WHAT IS EXPECTED
Print, in exact form, the lines below from the one containing "A stock is currently trading at $80.00." through the one containing "A stock is priced", and omit all others.

Collected data:
((
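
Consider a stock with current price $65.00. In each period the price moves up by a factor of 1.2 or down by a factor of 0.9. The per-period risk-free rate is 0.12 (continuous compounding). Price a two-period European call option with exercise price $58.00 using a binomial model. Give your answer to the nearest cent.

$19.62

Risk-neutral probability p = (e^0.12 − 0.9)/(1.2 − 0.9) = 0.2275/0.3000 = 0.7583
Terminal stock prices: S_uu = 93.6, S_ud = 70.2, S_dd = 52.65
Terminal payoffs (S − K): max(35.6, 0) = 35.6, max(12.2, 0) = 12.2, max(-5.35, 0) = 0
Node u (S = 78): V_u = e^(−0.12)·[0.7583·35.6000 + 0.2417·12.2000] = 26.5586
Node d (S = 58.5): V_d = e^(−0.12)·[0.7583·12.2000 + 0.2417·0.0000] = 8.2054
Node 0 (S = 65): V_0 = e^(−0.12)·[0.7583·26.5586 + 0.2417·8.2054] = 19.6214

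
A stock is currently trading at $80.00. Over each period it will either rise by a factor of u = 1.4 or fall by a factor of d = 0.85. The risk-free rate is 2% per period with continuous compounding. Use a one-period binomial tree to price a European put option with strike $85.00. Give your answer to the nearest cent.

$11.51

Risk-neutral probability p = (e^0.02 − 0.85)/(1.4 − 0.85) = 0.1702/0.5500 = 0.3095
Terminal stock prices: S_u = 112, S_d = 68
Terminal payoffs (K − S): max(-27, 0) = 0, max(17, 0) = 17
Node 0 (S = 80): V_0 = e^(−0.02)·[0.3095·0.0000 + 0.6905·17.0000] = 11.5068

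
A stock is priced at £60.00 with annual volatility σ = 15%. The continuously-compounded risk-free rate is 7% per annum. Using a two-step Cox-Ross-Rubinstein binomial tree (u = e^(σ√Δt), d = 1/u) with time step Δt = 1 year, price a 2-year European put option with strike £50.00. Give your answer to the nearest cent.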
))
((
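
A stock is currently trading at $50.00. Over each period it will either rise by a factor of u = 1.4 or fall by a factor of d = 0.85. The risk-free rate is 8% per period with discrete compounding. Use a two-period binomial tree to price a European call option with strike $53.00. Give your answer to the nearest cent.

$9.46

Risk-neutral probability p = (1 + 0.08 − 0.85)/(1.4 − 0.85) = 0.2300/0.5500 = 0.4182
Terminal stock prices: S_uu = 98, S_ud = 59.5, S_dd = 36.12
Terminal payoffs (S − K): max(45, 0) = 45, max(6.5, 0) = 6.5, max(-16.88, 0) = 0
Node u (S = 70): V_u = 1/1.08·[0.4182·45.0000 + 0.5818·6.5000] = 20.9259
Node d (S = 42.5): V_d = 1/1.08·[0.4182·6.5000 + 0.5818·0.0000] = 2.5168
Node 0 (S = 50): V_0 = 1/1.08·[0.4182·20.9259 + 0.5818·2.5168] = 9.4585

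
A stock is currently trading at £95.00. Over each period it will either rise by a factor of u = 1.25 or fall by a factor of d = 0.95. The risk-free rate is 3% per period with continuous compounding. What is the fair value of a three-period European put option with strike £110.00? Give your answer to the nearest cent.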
))
RESPONSE TO THIS TASK
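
A stock is currently trading at $80.00. Over each period it will either rise by a factor of u = 1.4 or fall by a factor of d = 0.85. The risk-free rate is 2% per period with continuous compounding. Use a one-period binomial tree to price a European put option with strike $85.00. Give your answer to the nearest cent.

$11.51

Risk-neutral probability p = (e^0.02 − 0.85)/(1.4 − 0.85) = 0.1702/0.5500 = 0.3095
Terminal stock prices: S_u = 112, S_d = 68
Terminal payoffs (K − S): max(-27, 0) = 0, max(17, 0) = 17
Node 0 (S = 80): V_0 = e^(−0.02)·[0.3095·0.0000 + 0.6905·17.0000] = 11.5068

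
A stock is priced at £60.00 with annual volatility σ = 15%. The continuously-compounded risk-free rate is 7% per annum. Using a two-step Cox-Ross-Rubinstein binomial tree (u = e^(σ√Δt), d = 1/u) with time step Δt = 1 year, price a 2-year European put option with strike £50.00. Give your answer to the nearest cent.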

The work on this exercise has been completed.